Data for this exercise –
******
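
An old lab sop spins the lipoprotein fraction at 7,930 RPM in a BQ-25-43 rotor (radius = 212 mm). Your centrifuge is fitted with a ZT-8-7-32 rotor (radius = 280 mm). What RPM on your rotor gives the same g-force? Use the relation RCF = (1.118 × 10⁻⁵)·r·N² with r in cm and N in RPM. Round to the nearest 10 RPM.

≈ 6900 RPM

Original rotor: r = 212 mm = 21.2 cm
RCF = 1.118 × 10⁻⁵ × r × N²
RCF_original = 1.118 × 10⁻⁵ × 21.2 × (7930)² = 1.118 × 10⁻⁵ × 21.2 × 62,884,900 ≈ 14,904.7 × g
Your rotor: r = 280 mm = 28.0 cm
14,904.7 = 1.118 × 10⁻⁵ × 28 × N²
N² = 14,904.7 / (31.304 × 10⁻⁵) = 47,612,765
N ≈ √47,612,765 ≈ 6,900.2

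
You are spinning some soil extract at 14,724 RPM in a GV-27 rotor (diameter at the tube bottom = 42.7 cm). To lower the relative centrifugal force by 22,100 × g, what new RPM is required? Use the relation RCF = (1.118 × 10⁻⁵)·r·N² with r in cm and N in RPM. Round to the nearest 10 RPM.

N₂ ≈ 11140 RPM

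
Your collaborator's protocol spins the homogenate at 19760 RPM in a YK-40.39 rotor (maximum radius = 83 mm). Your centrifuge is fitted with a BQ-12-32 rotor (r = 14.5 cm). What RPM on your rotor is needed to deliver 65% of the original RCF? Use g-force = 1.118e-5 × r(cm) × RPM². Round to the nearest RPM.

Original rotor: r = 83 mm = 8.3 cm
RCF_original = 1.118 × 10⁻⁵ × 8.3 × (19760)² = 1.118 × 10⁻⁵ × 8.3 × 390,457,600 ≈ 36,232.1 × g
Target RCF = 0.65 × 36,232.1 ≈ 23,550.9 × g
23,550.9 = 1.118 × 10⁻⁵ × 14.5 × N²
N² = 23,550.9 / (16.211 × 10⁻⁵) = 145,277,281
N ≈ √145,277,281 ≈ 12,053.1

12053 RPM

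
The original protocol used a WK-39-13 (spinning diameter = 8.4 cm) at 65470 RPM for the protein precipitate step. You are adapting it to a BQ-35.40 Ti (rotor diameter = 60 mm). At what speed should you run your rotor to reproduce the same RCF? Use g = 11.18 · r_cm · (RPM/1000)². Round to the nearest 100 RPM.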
******
Work to be completed – All lines from the one that holds "You are spinning" through the end of the material, both ends included, should be restated exactly.

Result –
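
You are spinning some soil extract at 14,724 RPM in a GV-27 rotor (diameter at the tube bottom = 42.7 cm). To lower the relative centrifugal force by 22,100 × g, what new RPM is required? Use the relation RCF = (1.118 × 10⁻⁵)·r·N² with r in cm and N in RPM. Round to the nearest 10 RPM.

N₂ ≈ 11140 RPM

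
Your collaborator's protocol spins the homogenate at 19760 RPM in a YK-40.39 rotor (maximum radius = 83 mm). Your centrifuge is fitted with a BQ-12-32 rotor (r = 14.5 cm). What RPM on your rotor is needed to deliver 65% of the original RCF? Use g-force = 1.118e-5 × r(cm) × RPM². Round to the nearest RPM.

Original rotor: r = 83 mm = 8.3 cm
RCF_original = 1.118 × 10⁻⁵ × 8.3 × (19760)² = 1.118 × 10⁻⁵ × 8.3 × 390,457,600 ≈ 36,232.1 × g
Target RCF = 0.65 × 36,232.1 ≈ 23,550.9 × g
23,550.9 = 1.118 × 10⁻⁵ × 14.5 × N²
N² = 23,550.9 / (16.211 × 10⁻⁵) = 145,277,281
N ≈ √145,277,281 ≈ 12,053.1

12053 RPM

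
The original protocol used a WK-39-13 (spinning diameter = 8.4 cm) at 65470 RPM for the protein precipitate step. You are adapting it to a BQ-35.40 Ti (rotor diameter = 60 mm). At what speed should you run your rotor to reproduce the same RCF? Use g = 11.18 · r_cm · (RPM/1000)². Round to the nearest 100 RPM.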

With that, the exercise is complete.